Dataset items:
=== Section Start ===

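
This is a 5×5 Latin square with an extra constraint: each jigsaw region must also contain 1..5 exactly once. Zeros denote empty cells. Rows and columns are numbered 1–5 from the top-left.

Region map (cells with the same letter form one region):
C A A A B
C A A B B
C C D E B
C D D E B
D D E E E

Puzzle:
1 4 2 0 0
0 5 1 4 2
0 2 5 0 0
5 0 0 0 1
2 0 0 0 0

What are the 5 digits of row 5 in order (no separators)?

21354

row 1, column 4 = 3: row 1 has {1,2,4}; col 4 has {4}; region has {1,2,4,5} → only 3 remains.
row 1, column 5 = 5: row 1 has {1,2,3,4}; col 5 has {1,2}; region has {1,2,4} → only 5 remains.
row 2, column 1 = 3: row 2 has {1,2,4,5}; col 1 has {1,2,5}; region has {1,2,5} → only 3 remains.
row 3, column 1 = 4: row 3 has {2,5}; col 1 has {1,2,3,5}; region has {1,2,3,5} → only 4 remains.
row 3, column 4 = 1: row 3 has {2,4,5}; col 4 has {3,4}; region has {} → only 1 remains.
row 3, column 5 = 3: row 3 has {1,2,4,5}; col 5 has {1,2,5}; region has {1,2,4,5} → only 3 remains.
row 4, column 2 = 3: row 4 has {1,5}; col 2 has {2,4,5}; region has {2,5} → only 3 remains.
row 4, column 3 = 4: row 4 has {1,3,5}; col 3 has {1,2,5}; region has {2,3,5} → only 4 remains.
row 4, column 4 = 2: row 4 has {1,3,4,5}; col 4 has {1,3,4}; region has {1} → only 2 remains.
row 5, column 2 = 1: row 5 has {2}; col 2 has {2,3,4,5}; region has {2,3,4,5} → only 1 remains.
row 5, column 3 = 3: row 5 has {1,2}; col 3 has {1,2,4,5}; region has {1,2} → only 3 remains.
row 5, column 4 = 5: row 5 has {1,2,3}; col 4 has {1,2,3,4}; region has {1,2,3} → only 5 remains.
row 5, column 5 = 4: row 5 has {1,2,3,5}; col 5 has {1,2,3,5}; region has {1,2,3,5} → only 4 remains.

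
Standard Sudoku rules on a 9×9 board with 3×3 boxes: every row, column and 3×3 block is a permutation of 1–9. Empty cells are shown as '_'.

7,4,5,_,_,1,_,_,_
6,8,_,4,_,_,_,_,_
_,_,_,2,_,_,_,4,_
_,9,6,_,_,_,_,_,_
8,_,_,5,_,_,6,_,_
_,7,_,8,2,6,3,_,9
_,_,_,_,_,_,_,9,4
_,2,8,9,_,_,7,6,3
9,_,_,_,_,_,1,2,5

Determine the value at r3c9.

7

r7c7 = 8: row 7 has {4,9}; col 7 has {1,3,6,7}; box has {1,2,3,4,5,6,7,9} → only 8 remains.
r7c6 = 2: in row 7, 2 can only go here (every other open cell in that row sees a 2).
r4c1 = 2: in column 1, 2 can only go here (every other open cell in that column sees a 2).
r5c9 = 2: in row 5, 2 can only go here (every other open cell in that row sees a 2).
r1c7 = 2: in row 1, 2 can only go here (every other open cell in that row sees a 2).
r1c5 = 9: in row 1, 9 can only go here (every other open cell in that row sees a 9).
r2c3 = 2: in row 2, 2 can only go here (every other open cell in that row sees a 2).
r2c7 = 9: in row 2, 9 can only go here (every other open cell in that row sees a 9).
r3c7 = 5: row 3 has {2,4}; col 7 has {1,2,3,6,7,8,9}; box has {2,4,9} → only 5 remains.
r4c7 = 4: row 4 has {2,6,9}; col 7 has {1,2,3,5,6,7,8,9}; box has {2,3,6,9} → only 4 remains.
r3c3 = 9: in row 3, 9 can only go here (every other open cell in that row sees a 9).
r4c8 = 5: in row 4, 5 can only go here (every other open cell in that row sees a 5).
r6c8 = 1: row 6 has {2,3,6,7,8,9}; col 8 has {2,4,5,6,9}; box has {2,3,4,5,6,9} → only 1 remains.
r5c8 = 7: row 5 has {2,5,6,8}; col 8 has {1,2,4,5,6,9}; box has {1,2,3,4,5,6,9} → only 7 remains.
r6c3 = 4: row 6 has {1,2,3,6,7,8,9}; col 3 has {2,5,6,8,9}; box has {2,6,7,8,9} → only 4 remains.
r2c8 = 3: row 2 has {2,4,6,8,9}; col 8 has {1,2,4,5,6,7,9}; box has {2,4,5,9} → only 3 remains.
r4c9 = 8: row 4 has {2,4,5,6,9}; col 9 has {2,3,4,5,9}; box has {1,2,3,4,5,6,7,9} → only 8 remains.
r6c1 = 5: row 6 has {1,2,3,4,6,7,8,9}; col 1 has {2,6,7,8,9}; box has {2,4,6,7,8,9} → only 5 remains.
r1c8 = 8: row 1 has {1,2,4,5,7,9}; col 8 has {1,2,3,4,5,6,7,9}; box has {2,3,4,5,9} → only 8 remains.
r1c9 = 6: row 1 has {1,2,4,5,7,8,9}; col 9 has {2,3,4,5,8,9}; box has {2,3,4,5,8,9} → only 6 remains.
r1c4 = 3: row 1 has {1,2,4,5,6,7,8,9}; col 4 has {2,4,5,8,9}; box has {1,2,4,9} → only 3 remains.
r2c9 = 1: in row 2, 1 can only go here (every other open cell in that row sees a 1).
r3c9 = 7: row 3 has {2,4,5,9}; col 9 has {1,2,3,4,5,6,8,9}; box has {1,2,3,4,5,6,8,9} → only 7 remains.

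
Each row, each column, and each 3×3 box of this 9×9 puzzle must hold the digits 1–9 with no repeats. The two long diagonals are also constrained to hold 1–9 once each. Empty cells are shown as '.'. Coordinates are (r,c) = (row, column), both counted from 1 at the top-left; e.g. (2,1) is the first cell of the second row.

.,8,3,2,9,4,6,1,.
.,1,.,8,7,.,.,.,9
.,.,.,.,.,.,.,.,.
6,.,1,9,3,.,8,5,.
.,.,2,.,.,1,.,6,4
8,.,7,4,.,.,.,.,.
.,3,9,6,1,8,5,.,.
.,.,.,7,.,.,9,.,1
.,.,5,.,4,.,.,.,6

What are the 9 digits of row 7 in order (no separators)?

239618547

(1,1) = 7: row 1 has {1,2,3,4,6,8,9}; col 1 has {6,8}; box has {1,3,8}; main diagonal has {1,5,6,9} → only 7 remains.
(1,9) = 5: row 1 has {1,2,3,4,6,7,8,9}; col 9 has {1,4,6,9}; box has {1,6,9}; anti-diagonal has {4,9} → only 5 remains.
(3,3) = 4: row 3 has {}; col 3 has {1,2,3,5,7,9}; box has {1,3,7,8}; main diagonal has {1,5,6,7,9} → only 4 remains.
(4,2) = 4: row 4 has {1,3,5,6,8,9}; col 2 has {1,3,8}; box has {1,2,6,7,8} → only 4 remains.
(5,4) = 5: row 5 has {1,2,4,6}; col 4 has {2,4,6,7,8,9}; box has {1,3,4,9} → only 5 remains.
(5,5) = 8: row 5 has {1,2,4,5,6}; col 5 has {1,3,4,7,9}; box has {1,3,4,5,9}; main diagonal has {1,4,5,6,7,9}; anti-diagonal has {4,5,9} → only 8 remains.
(6,6) = 2: row 6 has {4,7,8}; col 6 has {1,4,8}; box has {1,3,4,5,8,9}; main diagonal has {1,4,5,6,7,8,9} → only 2 remains.
(6,9) = 3: row 6 has {2,4,7,8}; col 9 has {1,4,5,6,9}; box has {4,5,6,8} → only 3 remains.
(8,8) = 3: row 8 has {1,7,9}; col 8 has {1,5,6}; box has {1,5,6,9}; main diagonal has {1,2,4,5,6,7,8,9} → only 3 remains.
(9,4) = 3: row 9 has {4,5,6}; col 4 has {2,4,5,6,7,8,9}; box has {1,4,6,7,8} → only 3 remains.
(9,6) = 9: row 9 has {3,4,5,6}; col 6 has {1,2,4,8}; box has {1,3,4,6,7,8} → only 9 remains.
(2,3) = 6: row 2 has {1,7,8,9}; col 3 has {1,2,3,4,5,7,9}; box has {1,3,4,7,8} → only 6 remains.
(2,8) = 2: row 2 has {1,6,7,8,9}; col 8 has {1,3,5,6}; box has {1,5,6,9}; anti-diagonal has {4,5,8,9} → only 2 remains.
(3,4) = 1: row 3 has {4}; col 4 has {2,3,4,5,6,7,8,9}; box has {2,4,7,8,9} → only 1 remains.
(4,6) = 7: row 4 has {1,3,4,5,6,8,9}; col 6 has {1,2,4,8,9}; box has {1,2,3,4,5,8,9}; anti-diagonal has {2,4,5,8,9} → only 7 remains.
(4,9) = 2: row 4 has {1,3,4,5,6,7,8,9}; col 9 has {1,3,4,5,6,9}; box has {3,4,5,6,8} → only 2 remains.
(5,2) = 9: row 5 has {1,2,4,5,6,8}; col 2 has {1,3,4,8}; box has {1,2,4,6,7,8} → only 9 remains.
(5,7) = 7: row 5 has {1,2,4,5,6,8,9}; col 7 has {5,6,8,9}; box has {2,3,4,5,6,8} → only 7 remains.
(6,2) = 5: row 6 has {2,3,4,7,8}; col 2 has {1,3,4,8,9}; box has {1,2,4,6,7,8,9} → only 5 remains.
(6,5) = 6: row 6 has {2,3,4,5,7,8}; col 5 has {1,3,4,7,8,9}; box has {1,2,3,4,5,7,8,9} → only 6 remains.
(6,7) = 1: row 6 has {2,3,4,5,6,7,8}; col 7 has {5,6,7,8,9}; box has {2,3,4,5,6,7,8} → only 1 remains.
(6,8) = 9: row 6 has {1,2,3,4,5,6,7,8}; col 8 has {1,2,3,5,6}; box has {1,2,3,4,5,6,7,8} → only 9 remains.
(7,9) = 7: row 7 has {1,3,5,6,8,9}; col 9 has {1,2,3,4,5,6,9}; box has {1,3,5,6,9} → only 7 remains.
(8,2) = 6: row 8 has {1,3,7,9}; col 2 has {1,3,4,5,8,9}; box has {3,5,9}; anti-diagonal has {2,4,5,7,8,9} → only 6 remains.
(8,3) = 8: row 8 has {1,3,6,7,9}; col 3 has {1,2,3,4,5,6,7,9}; box has {3,5,6,9} → only 8 remains.
(8,6) = 5: row 8 has {1,3,6,7,8,9}; col 6 has {1,2,4,7,8,9}; box has {1,3,4,6,7,8,9} → only 5 remains.
(9,1) = 1: row 9 has {3,4,5,6,9}; col 1 has {6,7,8}; box has {3,5,6,8,9}; anti-diagonal has {2,4,5,6,7,8,9} → only 1 remains.
(9,7) = 2: row 9 has {1,3,4,5,6,9}; col 7 has {1,5,6,7,8,9}; box has {1,3,5,6,7,9} → only 2 remains.
(9,8) = 8: row 9 has {1,2,3,4,5,6,9}; col 8 has {1,2,3,5,6,9}; box has {1,2,3,5,6,7,9} → only 8 remains.
(2,1) = 5: row 2 has {1,2,6,7,8,9}; col 1 has {1,6,7,8}; box has {1,3,4,6,7,8} → only 5 remains.
(2,6) = 3: row 2 has {1,2,5,6,7,8,9}; col 6 has {1,2,4,5,7,8,9}; box has {1,2,4,7,8,9} → only 3 remains.
(2,7) = 4: row 2 has {1,2,3,5,6,7,8,9}; col 7 has {1,2,5,6,7,8,9}; box has {1,2,5,6,9} → only 4 remains.
(3,2) = 2: row 3 has {1,4}; col 2 has {1,3,4,5,6,8,9}; box has {1,3,4,5,6,7,8} → only 2 remains.
(3,5) = 5: row 3 has {1,2,4}; col 5 has {1,3,4,6,7,8,9}; box has {1,2,3,4,7,8,9} → only 5 remains.
(3,6) = 6: row 3 has {1,2,4,5}; col 6 has {1,2,3,4,5,7,8,9}; box has {1,2,3,4,5,7,8,9} → only 6 remains.
(3,7) = 3: row 3 has {1,2,4,5,6}; col 7 has {1,2,4,5,6,7,8,9}; box has {1,2,4,5,6,9}; anti-diagonal has {1,2,4,5,6,7,8,9} → only 3 remains.
(3,8) = 7: row 3 has {1,2,3,4,5,6}; col 8 has {1,2,3,5,6,8,9}; box has {1,2,3,4,5,6,9} → only 7 remains.
(3,9) = 8: row 3 has {1,2,3,4,5,6,7}; col 9 has {1,2,3,4,5,6,7,9}; box has {1,2,3,4,5,6,7,9} → only 8 remains.
(5,1) = 3: row 5 has {1,2,4,5,6,7,8,9}; col 1 has {1,5,6,7,8}; box has {1,2,4,5,6,7,8,9} → only 3 remains.
(7,8) = 4: row 7 has {1,3,5,6,7,8,9}; col 8 has {1,2,3,5,6,7,8,9}; box has {1,2,3,5,6,7,8,9} → only 4 remains.
(8,5) = 2: row 8 has {1,3,5,6,7,8,9}; col 5 has {1,3,4,5,6,7,8,9}; box has {1,3,4,5,6,7,8,9} → only 2 remains.
(9,2) = 7: row 9 has {1,2,3,4,5,6,8,9}; col 2 has {1,2,3,4,5,6,8,9}; box has {1,3,5,6,8,9} → only 7 remains.
(3,1) = 9: row 3 has {1,2,3,4,5,6,7,8}; col 1 has {1,3,5,6,7,8}; box has {1,2,3,4,5,6,7,8} → only 9 remains.
(7,1) = 2: row 7 has {1,3,4,5,6,7,8,9}; col 1 has {1,3,5,6,7,8,9}; box has {1,3,5,6,7,8,9} → only 2 remains.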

=== Section End ===

Search the data for the string "must" and copy each line where it appears.

> _Written answer_:
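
This is a 5×5 Latin square with an extra constraint: each jigsaw region must also contain 1..5 exactly once. Zeros denote empty cells. Rows and columns are numbered 1–5 from the top-left.
Each row, each column, and each 3×3 box of this 9×9 puzzle must hold the digits 1–9 with no repeats. The two long diagonals are also constrained to hold 1–9 once each. Empty cells are shown as '.'. Coordinates are (r,c) = (row, column), both counted from 1 at the top-left; e.g. (2,1) is the first cell of the second row.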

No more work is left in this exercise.